## ENTRIES SUPPLIED
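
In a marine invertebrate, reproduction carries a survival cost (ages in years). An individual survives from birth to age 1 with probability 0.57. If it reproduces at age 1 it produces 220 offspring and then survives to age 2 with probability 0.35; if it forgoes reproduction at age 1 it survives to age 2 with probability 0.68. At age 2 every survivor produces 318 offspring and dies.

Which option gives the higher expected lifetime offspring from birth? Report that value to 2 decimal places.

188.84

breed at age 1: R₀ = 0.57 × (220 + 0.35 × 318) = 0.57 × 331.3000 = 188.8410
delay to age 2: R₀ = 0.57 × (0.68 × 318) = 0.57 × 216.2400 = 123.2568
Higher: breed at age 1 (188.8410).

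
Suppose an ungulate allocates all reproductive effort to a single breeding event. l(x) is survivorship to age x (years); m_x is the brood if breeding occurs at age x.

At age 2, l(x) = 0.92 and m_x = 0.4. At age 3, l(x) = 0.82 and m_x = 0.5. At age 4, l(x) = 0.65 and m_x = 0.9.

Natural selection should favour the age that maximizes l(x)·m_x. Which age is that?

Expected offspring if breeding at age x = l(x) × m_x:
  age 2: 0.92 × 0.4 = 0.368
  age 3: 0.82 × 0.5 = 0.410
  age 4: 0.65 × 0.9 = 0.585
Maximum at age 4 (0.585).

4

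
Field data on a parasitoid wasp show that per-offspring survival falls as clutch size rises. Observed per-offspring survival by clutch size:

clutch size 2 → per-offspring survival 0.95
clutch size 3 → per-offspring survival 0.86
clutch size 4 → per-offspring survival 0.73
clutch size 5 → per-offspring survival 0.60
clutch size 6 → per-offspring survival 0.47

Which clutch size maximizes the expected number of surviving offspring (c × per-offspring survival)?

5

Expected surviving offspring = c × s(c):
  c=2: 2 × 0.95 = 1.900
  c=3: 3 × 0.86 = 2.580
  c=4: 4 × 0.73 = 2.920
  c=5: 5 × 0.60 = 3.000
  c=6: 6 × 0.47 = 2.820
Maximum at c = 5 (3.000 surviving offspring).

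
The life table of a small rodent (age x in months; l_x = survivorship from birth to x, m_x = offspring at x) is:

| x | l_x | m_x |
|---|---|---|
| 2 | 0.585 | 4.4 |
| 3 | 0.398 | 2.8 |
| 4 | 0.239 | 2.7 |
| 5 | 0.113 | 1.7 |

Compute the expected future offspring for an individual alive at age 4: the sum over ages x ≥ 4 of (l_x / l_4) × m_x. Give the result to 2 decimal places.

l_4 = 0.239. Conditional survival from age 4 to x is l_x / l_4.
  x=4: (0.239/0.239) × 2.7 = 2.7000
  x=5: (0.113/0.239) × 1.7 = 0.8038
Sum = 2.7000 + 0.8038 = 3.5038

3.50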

...

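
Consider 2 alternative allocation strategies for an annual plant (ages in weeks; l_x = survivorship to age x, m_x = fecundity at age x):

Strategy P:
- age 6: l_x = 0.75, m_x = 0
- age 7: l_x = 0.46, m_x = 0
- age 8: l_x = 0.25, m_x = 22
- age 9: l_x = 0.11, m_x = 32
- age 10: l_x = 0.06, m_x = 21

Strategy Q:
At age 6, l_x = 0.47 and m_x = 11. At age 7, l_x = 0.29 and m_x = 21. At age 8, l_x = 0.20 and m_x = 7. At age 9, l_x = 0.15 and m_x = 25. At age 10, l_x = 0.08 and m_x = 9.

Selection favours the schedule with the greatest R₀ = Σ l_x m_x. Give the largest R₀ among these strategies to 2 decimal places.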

## REQUIRED WORK
Read through the records above and copy the lines that contain "with".

## RESPONSE
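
In a marine invertebrate, reproduction carries a survival cost (ages in years). An individual survives from birth to age 1 with probability 0.57. If it reproduces at age 1 it produces 220 offspring and then survives to age 2 with probability 0.35; if it forgoes reproduction at age 1 it survives to age 2 with probability 0.68. At age 2 every survivor produces 318 offspring and dies.
Selection favours the schedule with the greatest R₀ = Σ l_x m_x. Give the largest R₀ among these strategies to 2 decimal places.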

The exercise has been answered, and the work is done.